§ **Material supplied**

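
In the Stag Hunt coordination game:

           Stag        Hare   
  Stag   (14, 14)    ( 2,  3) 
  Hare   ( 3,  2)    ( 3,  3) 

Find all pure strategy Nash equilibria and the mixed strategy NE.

Pure NE: (Stag, Stag) and (Hare, Hare); Mixed NE: p = 0.0833, q = 0.0833

Work:
Check pure NE:
(Stag, Stag): (14, 14) - no unilateral deviation beneficial
(Hare, Hare): (3, 3) - no unilateral deviation beneficial
Mixed NE: P1 plays Stag with p = 0.0833, P2 plays Stag with q = 0.0833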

§ **Problem to work on**
From the first line to the last, retype the material exactly.

§ **Task answer**
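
In the Stag Hunt coordination game:

           Stag        Hare   
  Stag   (14, 14)    ( 2,  3) 
  Hare   ( 3,  2)    ( 3,  3) 

Find all pure strategy Nash equilibria and the mixed strategy NE.

Pure NE: (Stag, Stag) and (Hare, Hare); Mixed NE: p = 0.0833, q = 0.0833

Work:
Check pure NE:
(Stag, Stag): (14, 14) - no unilateral deviation beneficial
(Hare, Hare): (3, 3) - no unilateral deviation beneficial
Mixed NE: P1 plays Stag with p = 0.0833, P2 plays Stag with q = 0.0833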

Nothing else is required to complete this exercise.